EXERCISE DATA Start Marker
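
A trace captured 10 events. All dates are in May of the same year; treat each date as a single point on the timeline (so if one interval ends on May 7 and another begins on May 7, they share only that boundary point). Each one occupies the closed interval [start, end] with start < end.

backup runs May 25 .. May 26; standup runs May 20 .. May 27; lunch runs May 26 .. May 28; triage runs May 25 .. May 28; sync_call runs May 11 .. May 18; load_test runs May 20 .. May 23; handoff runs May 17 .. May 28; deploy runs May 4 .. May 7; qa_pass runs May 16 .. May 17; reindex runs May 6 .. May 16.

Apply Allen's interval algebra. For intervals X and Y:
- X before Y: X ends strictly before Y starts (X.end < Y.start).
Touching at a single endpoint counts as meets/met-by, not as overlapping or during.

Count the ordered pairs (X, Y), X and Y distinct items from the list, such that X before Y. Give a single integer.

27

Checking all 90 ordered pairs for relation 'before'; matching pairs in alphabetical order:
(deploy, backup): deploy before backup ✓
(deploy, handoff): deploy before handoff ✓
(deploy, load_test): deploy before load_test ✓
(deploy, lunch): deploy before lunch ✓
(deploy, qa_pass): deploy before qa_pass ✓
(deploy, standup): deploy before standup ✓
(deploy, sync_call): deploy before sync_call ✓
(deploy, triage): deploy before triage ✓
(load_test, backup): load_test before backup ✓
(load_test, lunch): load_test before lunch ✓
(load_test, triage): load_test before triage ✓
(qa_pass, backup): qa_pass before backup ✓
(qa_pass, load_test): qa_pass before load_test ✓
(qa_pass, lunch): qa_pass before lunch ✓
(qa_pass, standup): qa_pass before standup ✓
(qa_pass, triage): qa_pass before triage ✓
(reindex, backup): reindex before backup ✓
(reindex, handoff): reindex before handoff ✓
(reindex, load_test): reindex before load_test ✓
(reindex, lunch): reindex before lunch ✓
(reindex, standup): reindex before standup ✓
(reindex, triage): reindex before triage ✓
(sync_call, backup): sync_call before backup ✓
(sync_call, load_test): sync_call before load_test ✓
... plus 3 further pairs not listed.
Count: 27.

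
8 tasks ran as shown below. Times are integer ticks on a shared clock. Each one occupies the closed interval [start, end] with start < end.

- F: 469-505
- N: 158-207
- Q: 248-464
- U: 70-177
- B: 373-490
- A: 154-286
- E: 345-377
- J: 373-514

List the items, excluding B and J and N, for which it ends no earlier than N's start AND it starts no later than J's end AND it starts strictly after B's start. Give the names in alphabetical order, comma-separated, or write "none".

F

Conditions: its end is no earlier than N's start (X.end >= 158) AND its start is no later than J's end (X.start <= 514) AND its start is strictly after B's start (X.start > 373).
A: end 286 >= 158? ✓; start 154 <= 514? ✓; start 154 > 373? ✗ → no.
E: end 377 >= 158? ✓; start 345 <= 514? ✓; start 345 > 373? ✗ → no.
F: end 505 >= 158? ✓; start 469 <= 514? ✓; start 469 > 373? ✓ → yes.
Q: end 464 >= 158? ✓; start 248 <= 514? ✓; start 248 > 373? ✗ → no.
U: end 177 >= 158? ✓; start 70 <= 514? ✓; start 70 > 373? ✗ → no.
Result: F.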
EXERCISE DATA End Marker
— TO DO —
The whole set of records needs to be written out exactly.

— FINISHED TASK —
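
A trace captured 10 events. All dates are in May of the same year; treat each date as a single point on the timeline (so if one interval ends on May 7 and another begins on May 7, they share only that boundary point). Each one occupies the closed interval [start, end] with start < end.

backup runs May 25 .. May 26; standup runs May 20 .. May 27; lunch runs May 26 .. May 28; triage runs May 25 .. May 28; sync_call runs May 11 .. May 18; load_test runs May 20 .. May 23; handoff runs May 17 .. May 28; deploy runs May 4 .. May 7; qa_pass runs May 16 .. May 17; reindex runs May 6 .. May 16.

Apply Allen's interval algebra. For intervals X and Y:
- X before Y: X ends strictly before Y starts (X.end < Y.start).
Touching at a single endpoint counts as meets/met-by, not as overlapping or during.

Count the ordered pairs (X, Y), X and Y distinct items from the list, such that X before Y. Give a single integer.

27

Checking all 90 ordered pairs for relation 'before'; matching pairs in alphabetical order:
(deploy, backup): deploy before backup ✓
(deploy, handoff): deploy before handoff ✓
(deploy, load_test): deploy before load_test ✓
(deploy, lunch): deploy before lunch ✓
(deploy, qa_pass): deploy before qa_pass ✓
(deploy, standup): deploy before standup ✓
(deploy, sync_call): deploy before sync_call ✓
(deploy, triage): deploy before triage ✓
(load_test, backup): load_test before backup ✓
(load_test, lunch): load_test before lunch ✓
(load_test, triage): load_test before triage ✓
(qa_pass, backup): qa_pass before backup ✓
(qa_pass, load_test): qa_pass before load_test ✓
(qa_pass, lunch): qa_pass before lunch ✓
(qa_pass, standup): qa_pass before standup ✓
(qa_pass, triage): qa_pass before triage ✓
(reindex, backup): reindex before backup ✓
(reindex, handoff): reindex before handoff ✓
(reindex, load_test): reindex before load_test ✓
(reindex, lunch): reindex before lunch ✓
(reindex, standup): reindex before standup ✓
(reindex, triage): reindex before triage ✓
(sync_call, backup): sync_call before backup ✓
(sync_call, load_test): sync_call before load_test ✓
... plus 3 further pairs not listed.
Count: 27.

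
8 tasks ran as shown below. Times are integer ticks on a shared clock. Each one occupies the closed interval [start, end] with start < end.

- F: 469-505
- N: 158-207
- Q: 248-464
- U: 70-177
- B: 373-490
- A: 154-286
- E: 345-377
- J: 373-514

List the items, excluding B and J and N, for which it ends no earlier than N's start AND it starts no later than J's end AND it starts strictly after B's start. Give the names in alphabetical order, comma-separated, or write "none".

F

Conditions: its end is no earlier than N's start (X.end >= 158) AND its start is no later than J's end (X.start <= 514) AND its start is strictly after B's start (X.start > 373).
A: end 286 >= 158? ✓; start 154 <= 514? ✓; start 154 > 373? ✗ → no.
E: end 377 >= 158? ✓; start 345 <= 514? ✓; start 345 > 373? ✗ → no.
F: end 505 >= 158? ✓; start 469 <= 514? ✓; start 469 > 373? ✓ → yes.
Q: end 464 >= 158? ✓; start 248 <= 514? ✓; start 248 > 373? ✗ → no.
U: end 177 >= 158? ✓; start 70 <= 514? ✓; start 70 > 373? ✗ → no.
Result: F.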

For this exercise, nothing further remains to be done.